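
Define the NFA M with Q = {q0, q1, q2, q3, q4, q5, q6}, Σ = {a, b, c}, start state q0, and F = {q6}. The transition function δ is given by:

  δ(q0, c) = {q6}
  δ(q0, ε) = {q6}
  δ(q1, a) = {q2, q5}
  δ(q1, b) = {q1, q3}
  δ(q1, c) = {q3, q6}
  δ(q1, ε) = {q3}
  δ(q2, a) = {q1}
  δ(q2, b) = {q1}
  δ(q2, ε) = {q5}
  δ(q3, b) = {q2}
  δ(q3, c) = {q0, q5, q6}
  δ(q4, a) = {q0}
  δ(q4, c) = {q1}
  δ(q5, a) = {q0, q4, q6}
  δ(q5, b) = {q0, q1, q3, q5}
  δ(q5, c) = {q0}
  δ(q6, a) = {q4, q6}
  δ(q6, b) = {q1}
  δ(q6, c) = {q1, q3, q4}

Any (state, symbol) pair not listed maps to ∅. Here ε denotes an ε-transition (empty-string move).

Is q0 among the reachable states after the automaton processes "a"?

No

Start: ε-closure({q0}) = {q0, q6}.
Read 'a': q0→∅, q6→{q4, q6}; now {q4, q6}.
State q0 is not in {q4, q6}.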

_ _ _

**Problem details:** Return only the lines spanning from the first line of the material through the line with "Any (state, symbol)", copied exactly, both ends kept.

**Your response:**
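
Define the NFA M with Q = {q0, q1, q2, q3, q4, q5, q6}, Σ = {a, b, c}, start state q0, and F = {q6}. The transition function δ is given by:

  δ(q0, c) = {q6}
  δ(q0, ε) = {q6}
  δ(q1, a) = {q2, q5}
  δ(q1, b) = {q1, q3}
  δ(q1, c) = {q3, q6}
  δ(q1, ε) = {q3}
  δ(q2, a) = {q1}
  δ(q2, b) = {q1}
  δ(q2, ε) = {q5}
  δ(q3, b) = {q2}
  δ(q3, c) = {q0, q5, q6}
  δ(q4, a) = {q0}
  δ(q4, c) = {q1}
  δ(q5, a) = {q0, q4, q6}
  δ(q5, b) = {q0, q1, q3, q5}
  δ(q5, c) = {q0}
  δ(q6, a) = {q4, q6}
  δ(q6, b) = {q1}
  δ(q6, c) = {q1, q3, q4}

Any (state, symbol) pair not listed maps to ∅. Here ε denotes an ε-transition (empty-string move).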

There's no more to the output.